Every entry here should be copied exactly.

Collected data entries
════════════════════
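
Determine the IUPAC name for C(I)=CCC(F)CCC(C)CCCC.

Counting along the main chain through the multiple bond gives 11 carbons: the parent is undecane.
A C=C double bond in the chain gives the infix -ene-.
The numbering direction is chosen so that numbering from this end puts the double bond at C-1 rather than C-10.
This places the double bond between C-1 and C-2; a fluoro group at C-4; an iodo group at C-1; a methyl group at C-7.
Substituent prefixes are cited in alphabetical order (multiplying prefixes like di-/tri- are ignored for ordering).
The name is 4-fluoro-1-iodo-7-methylundec-1-ene.

4-fluoro-1-iodo-7-methylundec-1-ene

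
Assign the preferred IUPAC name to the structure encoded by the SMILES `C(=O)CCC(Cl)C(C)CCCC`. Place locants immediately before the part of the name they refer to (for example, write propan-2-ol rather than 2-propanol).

4-chloro-5-methylnonanal

The longest chain bearing the –CHO group is 9 carbons long (nonane).
The highest-priority functional group is an aldehyde (terminal –CHO), so the name ends in -al.
Choose the numbering such that the aldehyde carbon is C-1 by definition.
That gives a chloro group at C-4; a methyl group at C-5.
Prefixes are listed alphabetically: chloro, methyl.
Putting it together: 4-chloro-5-methylnonanal.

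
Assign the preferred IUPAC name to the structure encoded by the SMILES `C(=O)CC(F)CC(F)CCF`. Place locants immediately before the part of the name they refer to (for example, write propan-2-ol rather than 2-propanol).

The longest carbon chain that includes the –CHO group has 7 carbons, so the parent hydride is heptane.
The highest-priority functional group is an aldehyde (terminal –CHO), so the name ends in -al.
The numbering direction is chosen so that the aldehyde carbon is C-1 by definition.
That gives fluoro groups at C-3 and C-5 and C-7.
The name is 3,5,7-trifluoroheptanal.

3,5,7-trifluoroheptanal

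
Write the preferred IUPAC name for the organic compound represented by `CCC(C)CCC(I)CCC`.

6-iodo-3-methylnonane

The longest continuous carbon chain has 9 atoms, so the parent hydride is nonane.
Number the chain so that the substituent locant set {3,6} is lower than {4,7} at the first point of difference.
This places an iodo group at C-6; a methyl group at C-3.
Substituent prefixes are cited in alphabetical order (multiplying prefixes like di-/tri- are ignored for ordering).
Putting it together: 6-iodo-3-methylnonane.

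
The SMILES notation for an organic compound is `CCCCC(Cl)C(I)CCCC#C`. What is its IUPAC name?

7-chloro-6-iodoundec-1-yne

The longest carbon chain that includes the multiple bond has 11 carbons, so the parent hydride is undecane.
The chain contains a C≡C triple bond, so the unsaturation ending is -yne.
Number the chain so that numbering from this end puts the triple bond at C-1 rather than C-10.
That gives the triple bond between C-1 and C-2; a chloro group at C-7; an iodo group at C-6.
Substituent prefixes are cited in alphabetical order (multiplying prefixes like di-/tri- are ignored for ordering).
The name is 7-chloro-6-iodoundec-1-yne.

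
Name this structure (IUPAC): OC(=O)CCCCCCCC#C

Counting along the main chain through the –COOH group and the multiple bond gives 10 carbons: the parent is decane.
The highest-priority functional group is a carboxylic acid (terminal –COOH), so the name ends in -oic acid.
There is one C≡C triple bond, indicated by the ending -yne.
The numbering direction is chosen so that the carboxylic acid carbon is C-1 by definition.
With this numbering: the triple bond between C-9 and C-10.
Putting it together: dec-9-ynoic acid.

dec-9-ynoic acid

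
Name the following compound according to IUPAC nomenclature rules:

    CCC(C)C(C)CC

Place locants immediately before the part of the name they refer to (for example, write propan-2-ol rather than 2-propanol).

3,4-dimethylhexane

The longest continuous carbon chain has 6 atoms, so the parent hydride is hexane.
The molecule is symmetric, so either numbering direction gives the same locants.
With this numbering: methyl groups at C-3 and C-4.
Assembling the pieces gives 3,4-dimethylhexane.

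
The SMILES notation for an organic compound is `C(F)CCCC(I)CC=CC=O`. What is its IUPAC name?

9-fluoro-5-iodonon-2-enal

The longest chain bearing the –CHO group and the multiple bond is 9 carbons long (nonane).
The highest-priority functional group is an aldehyde (terminal –CHO), so the name ends in -al.
A C=C double bond in the chain gives the infix -ene-.
Number the chain so that the aldehyde carbon is C-1 by definition.
This places the double bond between C-2 and C-3; a fluoro group at C-9; an iodo group at C-5.
The substituents are ordered alphabetically, ignoring any di-/tri- multipliers.
Putting it together: 9-fluoro-5-iodonon-2-enal.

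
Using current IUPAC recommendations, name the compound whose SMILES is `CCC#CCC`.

hex-3-yne

Counting along the main chain through the multiple bond gives 6 carbons: the parent is hexane.
A C≡C triple bond in the chain gives the infix -yne-.
Both numbering directions give the same locant set; either may be used.
That gives the triple bond between C-3 and C-4.
Putting it together: hex-3-yne.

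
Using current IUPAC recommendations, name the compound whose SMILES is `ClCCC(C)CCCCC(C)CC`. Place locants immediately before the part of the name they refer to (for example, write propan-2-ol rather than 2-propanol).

1-chloro-3,8-dimethyldecane

The longest continuous carbon chain has 10 atoms, so the parent hydride is decane.
The numbering direction is chosen so that the substituent locant set {1,3,8} is lower than {3,8,10} at the first point of difference.
That gives a chloro group at C-1; methyl groups at C-3 and C-8.
The substituents are ordered alphabetically, ignoring any di-/tri- multipliers.
The name is 1-chloro-3,8-dimethyldecane.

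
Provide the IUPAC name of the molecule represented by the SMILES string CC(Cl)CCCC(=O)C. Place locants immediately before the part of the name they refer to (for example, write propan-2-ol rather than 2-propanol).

6-chloroheptan-2-one

The longest chain bearing the carbonyl is 7 carbons long (heptane).
A ketone (C=O on an internal carbon) is the principal characteristic group, giving the suffix -one.
Choose the numbering such that numbering from this end puts the carbonyl group at C-2 rather than C-6.
That gives the carbonyl at C-2; a chloro group at C-6.
Putting it together: 6-chloroheptan-2-one.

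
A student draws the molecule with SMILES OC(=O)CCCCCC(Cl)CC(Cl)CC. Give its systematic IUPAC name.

7,9-dichloroundecanoic acid

The longest chain bearing the –COOH group is 11 carbons long (undecane).
A carboxylic acid (terminal –COOH) is the principal characteristic group, giving the suffix -oic acid.
Number the chain so that the carboxylic acid carbon is C-1 by definition.
That gives chloro groups at C-7 and C-9.
Assembling the pieces gives 7,9-dichloroundecanoic acid.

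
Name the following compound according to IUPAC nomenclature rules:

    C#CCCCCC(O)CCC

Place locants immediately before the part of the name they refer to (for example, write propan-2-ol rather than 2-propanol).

dec-9-yn-4-ol

The longest carbon chain that includes the –OH group and the multiple bond has 10 carbons, so the parent hydride is decane.
An alcohol (–OH) is the principal characteristic group, giving the suffix -ol.
There is one C≡C triple bond, indicated by the ending -yne.
The numbering direction is chosen so that numbering from this end puts the hydroxyl group at C-4 rather than C-7.
With this numbering: the hydroxyl at C-4; the triple bond between C-9 and C-10.
Putting it together: dec-9-yn-4-ol.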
════════════════════
_TASK ANSWER_
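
Determine the IUPAC name for C(I)=CCC(F)CCC(C)CCCC.

Counting along the main chain through the multiple bond gives 11 carbons: the parent is undecane.
A C=C double bond in the chain gives the infix -ene-.
The numbering direction is chosen so that numbering from this end puts the double bond at C-1 rather than C-10.
This places the double bond between C-1 and C-2; a fluoro group at C-4; an iodo group at C-1; a methyl group at C-7.
Substituent prefixes are cited in alphabetical order (multiplying prefixes like di-/tri- are ignored for ordering).
The name is 4-fluoro-1-iodo-7-methylundec-1-ene.

4-fluoro-1-iodo-7-methylundec-1-ene

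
Assign the preferred IUPAC name to the structure encoded by the SMILES `C(=O)CCC(Cl)C(C)CCCC`. Place locants immediately before the part of the name they refer to (for example, write propan-2-ol rather than 2-propanol).

4-chloro-5-methylnonanal

The longest chain bearing the –CHO group is 9 carbons long (nonane).
The highest-priority functional group is an aldehyde (terminal –CHO), so the name ends in -al.
Choose the numbering such that the aldehyde carbon is C-1 by definition.
That gives a chloro group at C-4; a methyl group at C-5.
Prefixes are listed alphabetically: chloro, methyl.
Putting it together: 4-chloro-5-methylnonanal.

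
Assign the preferred IUPAC name to the structure encoded by the SMILES `C(=O)CC(F)CC(F)CCF`. Place locants immediately before the part of the name they refer to (for example, write propan-2-ol rather than 2-propanol).

The longest carbon chain that includes the –CHO group has 7 carbons, so the parent hydride is heptane.
The highest-priority functional group is an aldehyde (terminal –CHO), so the name ends in -al.
The numbering direction is chosen so that the aldehyde carbon is C-1 by definition.
That gives fluoro groups at C-3 and C-5 and C-7.
The name is 3,5,7-trifluoroheptanal.

3,5,7-trifluoroheptanal

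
Write the preferred IUPAC name for the organic compound represented by `CCC(C)CCC(I)CCC`.

6-iodo-3-methylnonane

The longest continuous carbon chain has 9 atoms, so the parent hydride is nonane.
Number the chain so that the substituent locant set {3,6} is lower than {4,7} at the first point of difference.
This places an iodo group at C-6; a methyl group at C-3.
Substituent prefixes are cited in alphabetical order (multiplying prefixes like di-/tri- are ignored for ordering).
Putting it together: 6-iodo-3-methylnonane.

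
The SMILES notation for an organic compound is `CCCCC(Cl)C(I)CCCC#C`. What is its IUPAC name?

7-chloro-6-iodoundec-1-yne

The longest carbon chain that includes the multiple bond has 11 carbons, so the parent hydride is undecane.
The chain contains a C≡C triple bond, so the unsaturation ending is -yne.
Number the chain so that numbering from this end puts the triple bond at C-1 rather than C-10.
That gives the triple bond between C-1 and C-2; a chloro group at C-7; an iodo group at C-6.
Substituent prefixes are cited in alphabetical order (multiplying prefixes like di-/tri- are ignored for ordering).
The name is 7-chloro-6-iodoundec-1-yne.

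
Name this structure (IUPAC): OC(=O)CCCCCCCC#C

Counting along the main chain through the –COOH group and the multiple bond gives 10 carbons: the parent is decane.
The highest-priority functional group is a carboxylic acid (terminal –COOH), so the name ends in -oic acid.
There is one C≡C triple bond, indicated by the ending -yne.
The numbering direction is chosen so that the carboxylic acid carbon is C-1 by definition.
With this numbering: the triple bond between C-9 and C-10.
Putting it together: dec-9-ynoic acid.

dec-9-ynoic acid

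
Name the following compound according to IUPAC nomenclature rules:

    CCC(C)C(C)CC

Place locants immediately before the part of the name they refer to (for example, write propan-2-ol rather than 2-propanol).

3,4-dimethylhexane

The longest continuous carbon chain has 6 atoms, so the parent hydride is hexane.
The molecule is symmetric, so either numbering direction gives the same locants.
With this numbering: methyl groups at C-3 and C-4.
Assembling the pieces gives 3,4-dimethylhexane.

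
The SMILES notation for an organic compound is `C(F)CCCC(I)CC=CC=O`. What is its IUPAC name?

9-fluoro-5-iodonon-2-enal

The longest chain bearing the –CHO group and the multiple bond is 9 carbons long (nonane).
The highest-priority functional group is an aldehyde (terminal –CHO), so the name ends in -al.
A C=C double bond in the chain gives the infix -ene-.
Number the chain so that the aldehyde carbon is C-1 by definition.
This places the double bond between C-2 and C-3; a fluoro group at C-9; an iodo group at C-5.
The substituents are ordered alphabetically, ignoring any di-/tri- multipliers.
Putting it together: 9-fluoro-5-iodonon-2-enal.

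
Using current IUPAC recommendations, name the compound whose SMILES is `CCC#CCC`.

hex-3-yne

Counting along the main chain through the multiple bond gives 6 carbons: the parent is hexane.
A C≡C triple bond in the chain gives the infix -yne-.
Both numbering directions give the same locant set; either may be used.
That gives the triple bond between C-3 and C-4.
Putting it together: hex-3-yne.

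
Using current IUPAC recommendations, name the compound whose SMILES is `ClCCC(C)CCCCC(C)CC`. Place locants immediately before the part of the name they refer to (for example, write propan-2-ol rather than 2-propanol).

1-chloro-3,8-dimethyldecane

The longest continuous carbon chain has 10 atoms, so the parent hydride is decane.
The numbering direction is chosen so that the substituent locant set {1,3,8} is lower than {3,8,10} at the first point of difference.
That gives a chloro group at C-1; methyl groups at C-3 and C-8.
The substituents are ordered alphabetically, ignoring any di-/tri- multipliers.
The name is 1-chloro-3,8-dimethyldecane.

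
Provide the IUPAC name of the molecule represented by the SMILES string CC(Cl)CCCC(=O)C. Place locants immediately before the part of the name they refer to (for example, write propan-2-ol rather than 2-propanol).

6-chloroheptan-2-one

The longest chain bearing the carbonyl is 7 carbons long (heptane).
A ketone (C=O on an internal carbon) is the principal characteristic group, giving the suffix -one.
Choose the numbering such that numbering from this end puts the carbonyl group at C-2 rather than C-6.
That gives the carbonyl at C-2; a chloro group at C-6.
Putting it together: 6-chloroheptan-2-one.

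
A student draws the molecule with SMILES OC(=O)CCCCCC(Cl)CC(Cl)CC. Give its systematic IUPAC name.

7,9-dichloroundecanoic acid

The longest chain bearing the –COOH group is 11 carbons long (undecane).
A carboxylic acid (terminal –COOH) is the principal characteristic group, giving the suffix -oic acid.
Number the chain so that the carboxylic acid carbon is C-1 by definition.
That gives chloro groups at C-7 and C-9.
Assembling the pieces gives 7,9-dichloroundecanoic acid.

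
Name the following compound according to IUPAC nomenclature rules:

    C#CCCCCC(O)CCC

Place locants immediately before the part of the name they refer to (for example, write propan-2-ol rather than 2-propanol).

dec-9-yn-4-ol

The longest carbon chain that includes the –OH group and the multiple bond has 10 carbons, so the parent hydride is decane.
An alcohol (–OH) is the principal characteristic group, giving the suffix -ol.
There is one C≡C triple bond, indicated by the ending -yne.
The numbering direction is chosen so that numbering from this end puts the hydroxyl group at C-4 rather than C-7.
With this numbering: the hydroxyl at C-4; the triple bond between C-9 and C-10.
Putting it together: dec-9-yn-4-ol.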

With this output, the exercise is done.